Your objective | Please retype, unchanged, each line from the top of the material below through the line where "A uniform excise" appears.

Task material |
= = = = =

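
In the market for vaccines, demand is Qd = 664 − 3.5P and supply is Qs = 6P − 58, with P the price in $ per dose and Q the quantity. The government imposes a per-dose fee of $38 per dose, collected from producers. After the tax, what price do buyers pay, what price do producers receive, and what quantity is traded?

Buyers pay $100; producers receive $62; quantity = 314.

Without the tax, 664 − 3.5P = 6P − 58 gives 9.5P = 722, so P* = $76 and Q* = 398.
With the tax collected from producers, supply shifts: Qs = 6(P − 38) − 58.
New equilibrium: buyers pay $100, producers receive $62, Q = 314. (Wedge: Pb − Ps = 38.)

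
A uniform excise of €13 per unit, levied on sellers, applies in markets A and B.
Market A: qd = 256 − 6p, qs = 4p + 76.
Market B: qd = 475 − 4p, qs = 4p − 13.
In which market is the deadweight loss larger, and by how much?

Market A, by €33.8.

Market A: pre-tax p* = €18, q* = 148; post-tax q = 116.8; deadweight loss = €202.8.
Market B: pre-tax p* = €61, q* = 231; post-tax q = 205; deadweight loss = €169.
Difference: €202.8 vs €169 → market A is larger by €33.8.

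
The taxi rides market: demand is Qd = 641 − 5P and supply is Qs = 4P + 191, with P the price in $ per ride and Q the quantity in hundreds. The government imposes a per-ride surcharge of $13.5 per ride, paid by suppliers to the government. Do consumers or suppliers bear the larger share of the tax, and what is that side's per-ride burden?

Suppliers bear the larger share: $7.5 per ride.

Without the tax, 641 − 5P = 4P + 191 gives 9P = 450, so P* = $50 and Q* = 391.
With the tax collected from suppliers, supply shifts: Qs = 4(P − 13.5) + 191.
Solving gives Q = 361 with consumers paying $56 and suppliers receiving $42.5 (the $13.5 wedge).
Per-ride burden: consumers $6, suppliers $7.5.
Suppliers take the larger share because supply is less price-elastic here (demand slope 5 vs supply slope 4).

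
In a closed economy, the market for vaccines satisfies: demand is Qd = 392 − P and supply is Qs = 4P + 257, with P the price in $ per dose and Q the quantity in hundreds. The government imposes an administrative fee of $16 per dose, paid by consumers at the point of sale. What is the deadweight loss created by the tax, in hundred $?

Without the tax, 392 − P = 4P + 257 gives 5P = 135, so P* = $27 and Q* = 365.
With the tax collected from consumers, demand (in seller-price terms) shifts: Qd = 392 − (P + 16).
Solving gives Q = 352.2 with consumers paying $39.8 and sellers receiving $23.8 (the $16 wedge).
Quantity falls by |ΔQ| = |365 − 352.2| = 12.8.
DWL = ½ · t · |ΔQ| = ½ · 16 · 12.8 = $102.4.

Deadweight loss = $102.4 hundred.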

= = = = =

Answer for the task |
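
In the market for vaccines, demand is Qd = 664 − 3.5P and supply is Qs = 6P − 58, with P the price in $ per dose and Q the quantity. The government imposes a per-dose fee of $38 per dose, collected from producers. After the tax, what price do buyers pay, what price do producers receive, and what quantity is traded?

Buyers pay $100; producers receive $62; quantity = 314.

Without the tax, 664 − 3.5P = 6P − 58 gives 9.5P = 722, so P* = $76 and Q* = 398.
With the tax collected from producers, supply shifts: Qs = 6(P − 38) − 58.
New equilibrium: buyers pay $100, producers receive $62, Q = 314. (Wedge: Pb − Ps = 38.)

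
A uniform excise of €13 per unit, levied on sellers, applies in markets A and B.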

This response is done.